▼▼▼

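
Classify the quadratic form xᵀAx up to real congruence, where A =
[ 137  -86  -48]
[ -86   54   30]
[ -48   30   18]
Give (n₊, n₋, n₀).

step 0: pivot 137 → sign +
step 1: pivot 2/137 → sign +
step 2: row/col 2 already zero → sign 0
signature = (2, 0, 1)

Answer: (2, 0, 1)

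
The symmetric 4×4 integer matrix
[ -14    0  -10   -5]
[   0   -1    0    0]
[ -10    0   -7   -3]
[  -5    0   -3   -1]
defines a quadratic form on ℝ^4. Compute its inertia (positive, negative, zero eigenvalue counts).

Answer: (1, 3, 0)

Derivation:
step 0: pivot -14 → sign −
step 1: pivot -1 → sign −
step 2: pivot 1/7 → sign +
step 3: pivot -3/2 → sign −
signature = (1, 3, 0)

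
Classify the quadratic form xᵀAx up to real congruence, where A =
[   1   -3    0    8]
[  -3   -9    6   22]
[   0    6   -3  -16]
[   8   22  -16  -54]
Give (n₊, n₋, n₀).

step 0: pivot 1 → sign +
step 1: pivot -18 → sign −
step 2: pivot -1 → sign −
step 3: row/col 3 already zero → sign 0
signature = (1, 2, 1)

Answer: (1, 2, 1)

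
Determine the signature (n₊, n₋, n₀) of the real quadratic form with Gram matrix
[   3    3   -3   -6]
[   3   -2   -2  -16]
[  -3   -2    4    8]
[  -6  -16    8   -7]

step 0: pivot 3 → sign +
step 1: pivot -5 → sign −
step 2: pivot 6/5 → sign +
step 3: pivot 1 → sign +
signature = (3, 1, 0)

Answer: (3, 1, 0)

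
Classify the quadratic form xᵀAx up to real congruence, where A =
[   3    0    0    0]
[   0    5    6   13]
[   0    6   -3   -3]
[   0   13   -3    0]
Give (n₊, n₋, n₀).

step 0: pivot 3 → sign +
step 1: pivot 5 → sign +
step 2: pivot -51/5 → sign −
step 3: pivot 2/17 → sign +
signature = (3, 1, 0)

Answer: (3, 1, 0)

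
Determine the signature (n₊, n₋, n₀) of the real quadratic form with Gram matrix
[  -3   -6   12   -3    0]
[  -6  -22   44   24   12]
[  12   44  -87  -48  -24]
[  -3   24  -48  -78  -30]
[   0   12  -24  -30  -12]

step 0: pivot -3 → sign −
step 1: pivot -10 → sign −
step 2: pivot 1 → sign +
step 3: pivot 15 → sign +
step 4: row/col 4 already zero → sign 0
signature = (2, 2, 1)

Answer: (2, 2, 1)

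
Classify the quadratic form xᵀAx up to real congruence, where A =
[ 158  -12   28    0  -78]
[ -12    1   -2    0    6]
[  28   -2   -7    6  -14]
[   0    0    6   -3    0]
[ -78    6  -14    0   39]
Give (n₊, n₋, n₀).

Answer: (3, 2, 0)

Derivation:
step 0: pivot 158 → sign +
step 1: pivot 7/79 → sign +
step 2: pivot -85/7 → sign −
step 3: pivot -3/85 → sign −
step 4: pivot 1 → sign +
signature = (3, 2, 0)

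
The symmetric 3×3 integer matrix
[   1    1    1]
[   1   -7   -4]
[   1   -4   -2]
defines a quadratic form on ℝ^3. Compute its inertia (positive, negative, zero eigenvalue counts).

step 0: pivot 1 → sign +
step 1: pivot -8 → sign −
step 2: pivot 1/8 → sign +
signature = (2, 1, 0)

Answer: (2, 1, 0)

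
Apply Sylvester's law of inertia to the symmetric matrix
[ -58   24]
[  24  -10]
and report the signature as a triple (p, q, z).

step 0: pivot -58 → sign −
step 1: pivot -2/29 → sign −
signature = (0, 2, 0)

Answer: (0, 2, 0)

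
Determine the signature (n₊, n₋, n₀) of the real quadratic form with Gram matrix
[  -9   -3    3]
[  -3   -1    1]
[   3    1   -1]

Answer: (0, 1, 2)

Derivation:
step 0: pivot -9 → sign −
step 1: row/col 1 already zero → sign 0
step 2: row/col 2 already zero → sign 0
signature = (0, 1, 2)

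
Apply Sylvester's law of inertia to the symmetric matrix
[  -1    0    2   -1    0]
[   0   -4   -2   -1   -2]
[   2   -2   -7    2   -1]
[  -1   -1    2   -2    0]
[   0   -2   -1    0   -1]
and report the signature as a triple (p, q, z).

step 0: pivot -1 → sign −
step 1: pivot -4 → sign −
step 2: pivot -2 → sign −
step 3: pivot -5/8 → sign −
step 4: pivot 2/5 → sign +
signature = (1, 4, 0)

Answer: (1, 4, 0)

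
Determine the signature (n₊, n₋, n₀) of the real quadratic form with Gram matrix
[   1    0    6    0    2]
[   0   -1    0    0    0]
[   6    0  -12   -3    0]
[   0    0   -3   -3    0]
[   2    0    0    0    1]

Answer: (2, 3, 0)

Derivation:
step 0: pivot 1 → sign +
step 1: pivot -1 → sign −
step 2: pivot -48 → sign −
step 3: pivot -45/16 → sign −
step 4: pivot 1/5 → sign +
signature = (2, 3, 0)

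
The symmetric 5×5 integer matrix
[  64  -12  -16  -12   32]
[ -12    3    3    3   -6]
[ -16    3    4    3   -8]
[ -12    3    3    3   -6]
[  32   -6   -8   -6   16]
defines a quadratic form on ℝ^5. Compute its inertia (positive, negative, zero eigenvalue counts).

step 0: pivot 64 → sign +
step 1: pivot 3/4 → sign +
step 2: row/col 2 already zero → sign 0
step 3: row/col 3 already zero → sign 0
step 4: row/col 4 already zero → sign 0
signature = (2, 0, 3)

Answer: (2, 0, 3)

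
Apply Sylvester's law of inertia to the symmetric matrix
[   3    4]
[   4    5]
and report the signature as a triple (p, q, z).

step 0: pivot 3 → sign +
step 1: pivot -1/3 → sign −
signature = (1, 1, 0)

Answer: (1, 1, 0)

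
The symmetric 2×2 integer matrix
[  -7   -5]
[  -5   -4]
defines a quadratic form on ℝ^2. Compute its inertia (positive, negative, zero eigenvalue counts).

Answer: (0, 2, 0)

Derivation:
step 0: pivot -7 → sign −
step 1: pivot -3/7 → sign −
signature = (0, 2, 0)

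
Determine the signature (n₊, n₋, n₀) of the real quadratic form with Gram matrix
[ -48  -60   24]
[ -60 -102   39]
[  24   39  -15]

Answer: (0, 2, 1)

Derivation:
step 0: pivot -48 → sign −
step 1: pivot -27 → sign −
step 2: row/col 2 already zero → sign 0
signature = (0, 2, 1)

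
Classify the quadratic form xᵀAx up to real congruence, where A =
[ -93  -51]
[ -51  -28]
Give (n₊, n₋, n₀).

step 0: pivot -93 → sign −
step 1: pivot -1/31 → sign −
signature = (0, 2, 0)

Answer: (0, 2, 0)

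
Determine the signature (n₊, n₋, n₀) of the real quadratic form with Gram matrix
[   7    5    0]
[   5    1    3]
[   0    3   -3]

step 0: pivot 7 → sign +
step 1: pivot -18/7 → sign −
step 2: pivot 1/2 → sign +
signature = (2, 1, 0)

Answer: (2, 1, 0)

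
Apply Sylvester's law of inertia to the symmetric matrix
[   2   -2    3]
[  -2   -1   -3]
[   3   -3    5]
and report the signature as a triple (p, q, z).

step 0: pivot 2 → sign +
step 1: pivot -3 → sign −
step 2: pivot 1/2 → sign +
signature = (2, 1, 0)

Answer: (2, 1, 0)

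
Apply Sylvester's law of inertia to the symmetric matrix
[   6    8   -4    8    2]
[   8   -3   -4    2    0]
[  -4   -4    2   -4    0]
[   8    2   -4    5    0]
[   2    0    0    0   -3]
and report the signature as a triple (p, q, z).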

▲▲▲

◆ **ABOUT THIS EXERCISE**:
An exact copy of every entry above is required.

◆ **OUTPUT FOR THIS TASK**:
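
Classify the quadratic form xᵀAx up to real congruence, where A =
[ 137  -86  -48]
[ -86   54   30]
[ -48   30   18]
Give (n₊, n₋, n₀).

step 0: pivot 137 → sign +
step 1: pivot 2/137 → sign +
step 2: row/col 2 already zero → sign 0
signature = (2, 0, 1)

Answer: (2, 0, 1)

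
The symmetric 4×4 integer matrix
[ -14    0  -10   -5]
[   0   -1    0    0]
[ -10    0   -7   -3]
[  -5    0   -3   -1]
defines a quadratic form on ℝ^4. Compute its inertia (positive, negative, zero eigenvalue counts).

Answer: (1, 3, 0)

Derivation:
step 0: pivot -14 → sign −
step 1: pivot -1 → sign −
step 2: pivot 1/7 → sign +
step 3: pivot -3/2 → sign −
signature = (1, 3, 0)

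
Classify the quadratic form xᵀAx up to real congruence, where A =
[   1   -3    0    8]
[  -3   -9    6   22]
[   0    6   -3  -16]
[   8   22  -16  -54]
Give (n₊, n₋, n₀).

step 0: pivot 1 → sign +
step 1: pivot -18 → sign −
step 2: pivot -1 → sign −
step 3: row/col 3 already zero → sign 0
signature = (1, 2, 1)

Answer: (1, 2, 1)

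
Determine the signature (n₊, n₋, n₀) of the real quadratic form with Gram matrix
[   3    3   -3   -6]
[   3   -2   -2  -16]
[  -3   -2    4    8]
[  -6  -16    8   -7]

step 0: pivot 3 → sign +
step 1: pivot -5 → sign −
step 2: pivot 6/5 → sign +
step 3: pivot 1 → sign +
signature = (3, 1, 0)

Answer: (3, 1, 0)

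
Classify the quadratic form xᵀAx up to real congruence, where A =
[   3    0    0    0]
[   0    5    6   13]
[   0    6   -3   -3]
[   0   13   -3    0]
Give (n₊, n₋, n₀).

step 0: pivot 3 → sign +
step 1: pivot 5 → sign +
step 2: pivot -51/5 → sign −
step 3: pivot 2/17 → sign +
signature = (3, 1, 0)

Answer: (3, 1, 0)

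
Determine the signature (n₊, n₋, n₀) of the real quadratic form with Gram matrix
[  -3   -6   12   -3    0]
[  -6  -22   44   24   12]
[  12   44  -87  -48  -24]
[  -3   24  -48  -78  -30]
[   0   12  -24  -30  -12]

step 0: pivot -3 → sign −
step 1: pivot -10 → sign −
step 2: pivot 1 → sign +
step 3: pivot 15 → sign +
step 4: row/col 4 already zero → sign 0
signature = (2, 2, 1)

Answer: (2, 2, 1)

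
Classify the quadratic form xᵀAx up to real congruence, where A =
[ 158  -12   28    0  -78]
[ -12    1   -2    0    6]
[  28   -2   -7    6  -14]
[   0    0    6   -3    0]
[ -78    6  -14    0   39]
Give (n₊, n₋, n₀).

Answer: (3, 2, 0)

Derivation:
step 0: pivot 158 → sign +
step 1: pivot 7/79 → sign +
step 2: pivot -85/7 → sign −
step 3: pivot -3/85 → sign −
step 4: pivot 1 → sign +
signature = (3, 2, 0)

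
The symmetric 3×3 integer matrix
[   1    1    1]
[   1   -7   -4]
[   1   -4   -2]
defines a quadratic form on ℝ^3. Compute its inertia (positive, negative, zero eigenvalue counts).

step 0: pivot 1 → sign +
step 1: pivot -8 → sign −
step 2: pivot 1/8 → sign +
signature = (2, 1, 0)

Answer: (2, 1, 0)

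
Apply Sylvester's law of inertia to the symmetric matrix
[ -58   24]
[  24  -10]
and report the signature as a triple (p, q, z).

step 0: pivot -58 → sign −
step 1: pivot -2/29 → sign −
signature = (0, 2, 0)

Answer: (0, 2, 0)

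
Determine the signature (n₊, n₋, n₀) of the real quadratic form with Gram matrix
[  -9   -3    3]
[  -3   -1    1]
[   3    1   -1]

Answer: (0, 1, 2)

Derivation:
step 0: pivot -9 → sign −
step 1: row/col 1 already zero → sign 0
step 2: row/col 2 already zero → sign 0
signature = (0, 1, 2)

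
Apply Sylvester's law of inertia to the symmetric matrix
[  -1    0    2   -1    0]
[   0   -4   -2   -1   -2]
[   2   -2   -7    2   -1]
[  -1   -1    2   -2    0]
[   0   -2   -1    0   -1]
and report the signature as a triple (p, q, z).

step 0: pivot -1 → sign −
step 1: pivot -4 → sign −
step 2: pivot -2 → sign −
step 3: pivot -5/8 → sign −
step 4: pivot 2/5 → sign +
signature = (1, 4, 0)

Answer: (1, 4, 0)

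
Determine the signature (n₊, n₋, n₀) of the real quadratic form with Gram matrix
[   1    0    6    0    2]
[   0   -1    0    0    0]
[   6    0  -12   -3    0]
[   0    0   -3   -3    0]
[   2    0    0    0    1]

Answer: (2, 3, 0)

Derivation:
step 0: pivot 1 → sign +
step 1: pivot -1 → sign −
step 2: pivot -48 → sign −
step 3: pivot -45/16 → sign −
step 4: pivot 1/5 → sign +
signature = (2, 3, 0)

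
The symmetric 5×5 integer matrix
[  64  -12  -16  -12   32]
[ -12    3    3    3   -6]
[ -16    3    4    3   -8]
[ -12    3    3    3   -6]
[  32   -6   -8   -6   16]
defines a quadratic form on ℝ^5. Compute its inertia (positive, negative, zero eigenvalue counts).

step 0: pivot 64 → sign +
step 1: pivot 3/4 → sign +
step 2: row/col 2 already zero → sign 0
step 3: row/col 3 already zero → sign 0
step 4: row/col 4 already zero → sign 0
signature = (2, 0, 3)

Answer: (2, 0, 3)

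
Apply Sylvester's law of inertia to the symmetric matrix
[   3    4]
[   4    5]
and report the signature as a triple (p, q, z).

step 0: pivot 3 → sign +
step 1: pivot -1/3 → sign −
signature = (1, 1, 0)

Answer: (1, 1, 0)

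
The symmetric 2×2 integer matrix
[  -7   -5]
[  -5   -4]
defines a quadratic form on ℝ^2. Compute its inertia (positive, negative, zero eigenvalue counts).

Answer: (0, 2, 0)

Derivation:
step 0: pivot -7 → sign −
step 1: pivot -3/7 → sign −
signature = (0, 2, 0)

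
Determine the signature (n₊, n₋, n₀) of the real quadratic form with Gram matrix
[ -48  -60   24]
[ -60 -102   39]
[  24   39  -15]

Answer: (0, 2, 1)

Derivation:
step 0: pivot -48 → sign −
step 1: pivot -27 → sign −
step 2: row/col 2 already zero → sign 0
signature = (0, 2, 1)

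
Classify the quadratic form xᵀAx up to real congruence, where A =
[ -93  -51]
[ -51  -28]
Give (n₊, n₋, n₀).

step 0: pivot -93 → sign −
step 1: pivot -1/31 → sign −
signature = (0, 2, 0)

Answer: (0, 2, 0)

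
Determine the signature (n₊, n₋, n₀) of the real quadratic form with Gram matrix
[   7    5    0]
[   5    1    3]
[   0    3   -3]

step 0: pivot 7 → sign +
step 1: pivot -18/7 → sign −
step 2: pivot 1/2 → sign +
signature = (2, 1, 0)

Answer: (2, 1, 0)

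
Apply Sylvester's law of inertia to the symmetric matrix
[   2   -2    3]
[  -2   -1   -3]
[   3   -3    5]
and report the signature as a triple (p, q, z).

step 0: pivot 2 → sign +
step 1: pivot -3 → sign −
step 2: pivot 1/2 → sign +
signature = (2, 1, 0)

Answer: (2, 1, 0)

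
Apply Sylvester's law of inertia to the symmetric matrix
[   6    8   -4    8    2]
[   8   -3   -4    2    0]
[  -4   -4    2   -4    0]
[   8    2   -4    5    0]
[   2    0    0    0   -3]
and report the signature as a triple (p, q, z).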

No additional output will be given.